**What this task involves:** Can you retype every record below exactly as written?

**Provided material:**
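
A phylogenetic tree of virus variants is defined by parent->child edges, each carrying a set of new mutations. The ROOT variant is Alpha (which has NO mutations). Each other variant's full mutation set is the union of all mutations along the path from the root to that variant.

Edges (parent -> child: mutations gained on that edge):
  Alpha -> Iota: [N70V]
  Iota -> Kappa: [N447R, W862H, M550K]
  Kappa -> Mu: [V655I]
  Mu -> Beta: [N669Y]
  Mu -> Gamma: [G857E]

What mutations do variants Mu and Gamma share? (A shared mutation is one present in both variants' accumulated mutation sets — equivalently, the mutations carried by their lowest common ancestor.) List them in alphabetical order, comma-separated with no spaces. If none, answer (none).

Accumulating mutations along path to Mu:
  At Alpha: gained [] -> total []
  At Iota: gained ['N70V'] -> total ['N70V']
  At Kappa: gained ['N447R', 'W862H', 'M550K'] -> total ['M550K', 'N447R', 'N70V', 'W862H']
  At Mu: gained ['V655I'] -> total ['M550K', 'N447R', 'N70V', 'V655I', 'W862H']
Mutations(Mu) = ['M550K', 'N447R', 'N70V', 'V655I', 'W862H']
Accumulating mutations along path to Gamma:
  At Alpha: gained [] -> total []
  At Iota: gained ['N70V'] -> total ['N70V']
  At Kappa: gained ['N447R', 'W862H', 'M550K'] -> total ['M550K', 'N447R', 'N70V', 'W862H']
  At Mu: gained ['V655I'] -> total ['M550K', 'N447R', 'N70V', 'V655I', 'W862H']
  At Gamma: gained ['G857E'] -> total ['G857E', 'M550K', 'N447R', 'N70V', 'V655I', 'W862H']
Mutations(Gamma) = ['G857E', 'M550K', 'N447R', 'N70V', 'V655I', 'W862H']
Intersection: ['M550K', 'N447R', 'N70V', 'V655I', 'W862H'] ∩ ['G857E', 'M550K', 'N447R', 'N70V', 'V655I', 'W862H'] = ['M550K', 'N447R', 'N70V', 'V655I', 'W862H']

Answer: M550K,N447R,N70V,V655I,W862H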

**Result for this task:**
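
A phylogenetic tree of virus variants is defined by parent->child edges, each carrying a set of new mutations. The ROOT variant is Alpha (which has NO mutations). Each other variant's full mutation set is the union of all mutations along the path from the root to that variant.

Edges (parent -> child: mutations gained on that edge):
  Alpha -> Iota: [N70V]
  Iota -> Kappa: [N447R, W862H, M550K]
  Kappa -> Mu: [V655I]
  Mu -> Beta: [N669Y]
  Mu -> Gamma: [G857E]

What mutations do variants Mu and Gamma share? (A shared mutation is one present in both variants' accumulated mutation sets — equivalently, the mutations carried by their lowest common ancestor.) List them in alphabetical order, comma-separated with no spaces. If none, answer (none).

Accumulating mutations along path to Mu:
  At Alpha: gained [] -> total []
  At Iota: gained ['N70V'] -> total ['N70V']
  At Kappa: gained ['N447R', 'W862H', 'M550K'] -> total ['M550K', 'N447R', 'N70V', 'W862H']
  At Mu: gained ['V655I'] -> total ['M550K', 'N447R', 'N70V', 'V655I', 'W862H']
Mutations(Mu) = ['M550K', 'N447R', 'N70V', 'V655I', 'W862H']
Accumulating mutations along path to Gamma:
  At Alpha: gained [] -> total []
  At Iota: gained ['N70V'] -> total ['N70V']
  At Kappa: gained ['N447R', 'W862H', 'M550K'] -> total ['M550K', 'N447R', 'N70V', 'W862H']
  At Mu: gained ['V655I'] -> total ['M550K', 'N447R', 'N70V', 'V655I', 'W862H']
  At Gamma: gained ['G857E'] -> total ['G857E', 'M550K', 'N447R', 'N70V', 'V655I', 'W862H']
Mutations(Gamma) = ['G857E', 'M550K', 'N447R', 'N70V', 'V655I', 'W862H']
Intersection: ['M550K', 'N447R', 'N70V', 'V655I', 'W862H'] ∩ ['G857E', 'M550K', 'N447R', 'N70V', 'V655I', 'W862H'] = ['M550K', 'N447R', 'N70V', 'V655I', 'W862H']

Answer: M550K,N447R,N70V,V655I,W862H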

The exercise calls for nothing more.